_PROBLEM STATEMENT:_
Reproduce only this part of the listing: the line with "The geocentric translation", plus every line after it through the last.

_DATASET EXCERPTS:_
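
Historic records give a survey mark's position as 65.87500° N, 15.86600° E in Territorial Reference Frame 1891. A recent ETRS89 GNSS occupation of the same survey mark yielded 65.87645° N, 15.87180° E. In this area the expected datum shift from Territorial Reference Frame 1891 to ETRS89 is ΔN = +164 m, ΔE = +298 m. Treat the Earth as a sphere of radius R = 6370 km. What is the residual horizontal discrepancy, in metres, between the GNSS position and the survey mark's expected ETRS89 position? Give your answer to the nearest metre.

Observed coordinate differences: Δφ = +0.00145°, Δλ = +0.00580°.
Converting to metres (1° lat = 111177 m, cos φ = 0.408729): observed ΔN = 161.2 m, observed ΔE = 263.6 m.
Subtracting the expected shift leaves a residual of 161.2 − (164) = -2.8 m north and 263.6 − (298) = -34.4 m east.
Residual distance = √((-2.8)² + (-34.4)²) = 34.6 m.

35 m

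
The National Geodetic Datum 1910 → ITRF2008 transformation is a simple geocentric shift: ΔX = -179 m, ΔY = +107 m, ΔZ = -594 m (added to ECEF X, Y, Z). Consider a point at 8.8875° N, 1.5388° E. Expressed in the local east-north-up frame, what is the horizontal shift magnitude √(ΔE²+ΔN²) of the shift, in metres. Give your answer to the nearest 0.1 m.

570.7 m

At φ = 8.8875°, λ = 1.5388°: sin φ = 0.154495, cos φ = 0.987994, sin λ = 0.026854, cos λ = 0.999639.
ΔE = −sin λ·ΔX + cos λ·ΔY = −(0.026854)·(-179) + (0.999639)·(107) = 111.77 m.
ΔN = −sin φ cos λ·ΔX − sin φ sin λ·ΔY + cos φ·ΔZ = −(0.154495)(0.999639)(-179) − (0.154495)(0.026854)(107) + (0.987994)(-594) = -559.67 m.
Horizontal magnitude = √(ΔE² + ΔN²) = √(111.77² + (-559.67)²) = 570.72 m.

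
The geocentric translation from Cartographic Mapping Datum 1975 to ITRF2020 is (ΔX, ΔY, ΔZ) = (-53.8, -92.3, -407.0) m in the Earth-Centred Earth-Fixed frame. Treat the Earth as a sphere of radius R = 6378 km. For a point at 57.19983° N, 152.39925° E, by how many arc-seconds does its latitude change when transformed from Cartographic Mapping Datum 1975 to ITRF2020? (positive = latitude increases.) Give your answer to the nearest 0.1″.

sin φ = 0.840565, cos φ = 0.541711, sin λ = 0.463308, cos λ = -0.886198.
North component: ΔN = −sin φ cos λ·ΔX − sin φ sin λ·ΔY + cos φ·ΔZ = −(0.840565)(-0.886198)(-53.8) − (0.840565)(0.463308)(-92.3) + (0.541711)(-407.0) = -224.61 m.
1° of latitude spans πR/180 = 111317 m, so Δφ = -224.61 / 111317 × 3600 = -7.264″.

Δφ = -7.3″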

_EXERCISE OUTPUT:_
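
The geocentric translation from Cartographic Mapping Datum 1975 to ITRF2020 is (ΔX, ΔY, ΔZ) = (-53.8, -92.3, -407.0) m in the Earth-Centred Earth-Fixed frame. Treat the Earth as a sphere of radius R = 6378 km. For a point at 57.19983° N, 152.39925° E, by how many arc-seconds does its latitude change when transformed from Cartographic Mapping Datum 1975 to ITRF2020? (positive = latitude increases.) Give your answer to the nearest 0.1″.

sin φ = 0.840565, cos φ = 0.541711, sin λ = 0.463308, cos λ = -0.886198.
North component: ΔN = −sin φ cos λ·ΔX − sin φ sin λ·ΔY + cos φ·ΔZ = −(0.840565)(-0.886198)(-53.8) − (0.840565)(0.463308)(-92.3) + (0.541711)(-407.0) = -224.61 m.
1° of latitude spans πR/180 = 111317 m, so Δφ = -224.61 / 111317 × 3600 = -7.264″.

Δφ = -7.3″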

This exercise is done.